WHAT THE TASK ASKS =>
Return each record exactly as it appears, so that nothing is dropped or altered.
========================================
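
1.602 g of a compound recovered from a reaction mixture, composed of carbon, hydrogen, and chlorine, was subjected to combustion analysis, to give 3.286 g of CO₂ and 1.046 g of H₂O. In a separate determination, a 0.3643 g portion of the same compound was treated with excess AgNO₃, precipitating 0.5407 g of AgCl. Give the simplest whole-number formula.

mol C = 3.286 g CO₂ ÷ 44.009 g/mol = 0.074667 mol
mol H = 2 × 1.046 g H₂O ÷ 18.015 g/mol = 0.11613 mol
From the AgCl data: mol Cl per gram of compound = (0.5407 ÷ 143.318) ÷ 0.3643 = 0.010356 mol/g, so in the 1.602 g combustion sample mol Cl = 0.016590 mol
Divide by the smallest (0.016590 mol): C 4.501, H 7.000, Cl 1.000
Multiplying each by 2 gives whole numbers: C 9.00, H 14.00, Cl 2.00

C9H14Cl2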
========================================
WRITTEN SOLUTION =>
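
1.602 g of a compound recovered from a reaction mixture, composed of carbon, hydrogen, and chlorine, was subjected to combustion analysis, to give 3.286 g of CO₂ and 1.046 g of H₂O. In a separate determination, a 0.3643 g portion of the same compound was treated with excess AgNO₃, precipitating 0.5407 g of AgCl. Give the simplest whole-number formula.

mol C = 3.286 g CO₂ ÷ 44.009 g/mol = 0.074667 mol
mol H = 2 × 1.046 g H₂O ÷ 18.015 g/mol = 0.11613 mol
From the AgCl data: mol Cl per gram of compound = (0.5407 ÷ 143.318) ÷ 0.3643 = 0.010356 mol/g, so in the 1.602 g combustion sample mol Cl = 0.016590 mol
Divide by the smallest (0.016590 mol): C 4.501, H 7.000, Cl 1.000
Multiplying each by 2 gives whole numbers: C 9.00, H 14.00, Cl 2.00

C9H14Cl2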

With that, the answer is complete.